Stored items from a collection
--*--
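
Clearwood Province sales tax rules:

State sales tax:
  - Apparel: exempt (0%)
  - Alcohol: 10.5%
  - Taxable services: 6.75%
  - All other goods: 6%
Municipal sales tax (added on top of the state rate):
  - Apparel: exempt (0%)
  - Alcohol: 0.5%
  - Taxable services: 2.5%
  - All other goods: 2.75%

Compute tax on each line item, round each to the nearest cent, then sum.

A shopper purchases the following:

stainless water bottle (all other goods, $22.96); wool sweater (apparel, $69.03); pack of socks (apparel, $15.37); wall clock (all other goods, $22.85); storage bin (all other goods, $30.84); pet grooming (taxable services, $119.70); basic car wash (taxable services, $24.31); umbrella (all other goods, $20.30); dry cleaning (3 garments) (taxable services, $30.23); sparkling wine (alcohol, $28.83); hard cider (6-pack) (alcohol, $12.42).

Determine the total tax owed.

$29.15

Stainless water bottle $22.96: all other goods → 6% + 2.75% municipal = 8.75% → $2.01
Wool sweater $69.03: apparel → 0% + 0% municipal = 0% → $0.00
Pack of socks $15.37: apparel → 0% + 0% municipal = 0% → $0.00
Wall clock $22.85: all other goods → 6% + 2.75% municipal = 8.75% → $2.00
Storage bin $30.84: all other goods → 6% + 2.75% municipal = 8.75% → $2.70
Pet grooming $119.70: taxable services → 6.75% + 2.5% municipal = 9.25% → $11.07
Basic car wash $24.31: taxable services → 6.75% + 2.5% municipal = 9.25% → $2.25
Umbrella $20.30: all other goods → 6% + 2.75% municipal = 8.75% → $1.78
Dry cleaning (3 garments) $30.23: taxable services → 6.75% + 2.5% municipal = 9.25% → $2.80
Sparkling wine $28.83: alcohol → 10.5% + 0.5% municipal = 11% → $3.17
Hard cider (6-pack) $12.42: alcohol → 10.5% + 0.5% municipal = 11% → $1.37
Total tax = $2.01 + $2.00 + $2.70 + $11.07 + $2.25 + $1.78 + $2.80 + $3.17 + $1.37 = $29.15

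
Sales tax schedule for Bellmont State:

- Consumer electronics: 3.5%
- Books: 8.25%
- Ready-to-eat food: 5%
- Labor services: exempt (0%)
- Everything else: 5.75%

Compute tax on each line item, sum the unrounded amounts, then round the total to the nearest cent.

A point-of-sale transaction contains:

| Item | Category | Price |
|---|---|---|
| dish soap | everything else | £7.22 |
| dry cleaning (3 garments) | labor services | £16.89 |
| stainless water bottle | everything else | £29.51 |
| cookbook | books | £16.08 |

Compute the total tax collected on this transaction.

£3.44

Dish soap £7.22: everything else → 5.75% → £0.41515
Dry cleaning (3 garments) £16.89: labor services → 0% → £0.00
Stainless water bottle £29.51: everything else → 5.75% → £1.696825
Cookbook £16.08: books → 8.25% → £1.3266
Unrounded tax sum = £3.438575 → £3.44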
--*--
AIM OF THE TASK
Would you transcribe every entry exactly, leaving nothing out?

RESPONSE
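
Clearwood Province sales tax rules:

State sales tax:
  - Apparel: exempt (0%)
  - Alcohol: 10.5%
  - Taxable services: 6.75%
  - All other goods: 6%
Municipal sales tax (added on top of the state rate):
  - Apparel: exempt (0%)
  - Alcohol: 0.5%
  - Taxable services: 2.5%
  - All other goods: 2.75%

Compute tax on each line item, round each to the nearest cent, then sum.

A shopper purchases the following:

stainless water bottle (all other goods, $22.96); wool sweater (apparel, $69.03); pack of socks (apparel, $15.37); wall clock (all other goods, $22.85); storage bin (all other goods, $30.84); pet grooming (taxable services, $119.70); basic car wash (taxable services, $24.31); umbrella (all other goods, $20.30); dry cleaning (3 garments) (taxable services, $30.23); sparkling wine (alcohol, $28.83); hard cider (6-pack) (alcohol, $12.42).

Determine the total tax owed.

$29.15

Stainless water bottle $22.96: all other goods → 6% + 2.75% municipal = 8.75% → $2.01
Wool sweater $69.03: apparel → 0% + 0% municipal = 0% → $0.00
Pack of socks $15.37: apparel → 0% + 0% municipal = 0% → $0.00
Wall clock $22.85: all other goods → 6% + 2.75% municipal = 8.75% → $2.00
Storage bin $30.84: all other goods → 6% + 2.75% municipal = 8.75% → $2.70
Pet grooming $119.70: taxable services → 6.75% + 2.5% municipal = 9.25% → $11.07
Basic car wash $24.31: taxable services → 6.75% + 2.5% municipal = 9.25% → $2.25
Umbrella $20.30: all other goods → 6% + 2.75% municipal = 8.75% → $1.78
Dry cleaning (3 garments) $30.23: taxable services → 6.75% + 2.5% municipal = 9.25% → $2.80
Sparkling wine $28.83: alcohol → 10.5% + 0.5% municipal = 11% → $3.17
Hard cider (6-pack) $12.42: alcohol → 10.5% + 0.5% municipal = 11% → $1.37
Total tax = $2.01 + $2.00 + $2.70 + $11.07 + $2.25 + $1.78 + $2.80 + $3.17 + $1.37 = $29.15

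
Sales tax schedule for Bellmont State:

- Consumer electronics: 3.5%
- Books: 8.25%
- Ready-to-eat food: 5%
- Labor services: exempt (0%)
- Everything else: 5.75%

Compute tax on each line item, sum the unrounded amounts, then round the total to the nearest cent.

A point-of-sale transaction contains:

| Item | Category | Price |
|---|---|---|
| dish soap | everything else | £7.22 |
| dry cleaning (3 garments) | labor services | £16.89 |
| stainless water bottle | everything else | £29.51 |
| cookbook | books | £16.08 |

Compute the total tax collected on this transaction.

£3.44

Dish soap £7.22: everything else → 5.75% → £0.41515
Dry cleaning (3 garments) £16.89: labor services → 0% → £0.00
Stainless water bottle £29.51: everything else → 5.75% → £1.696825
Cookbook £16.08: books → 8.25% → £1.3266
Unrounded tax sum = £3.438575 → £3.44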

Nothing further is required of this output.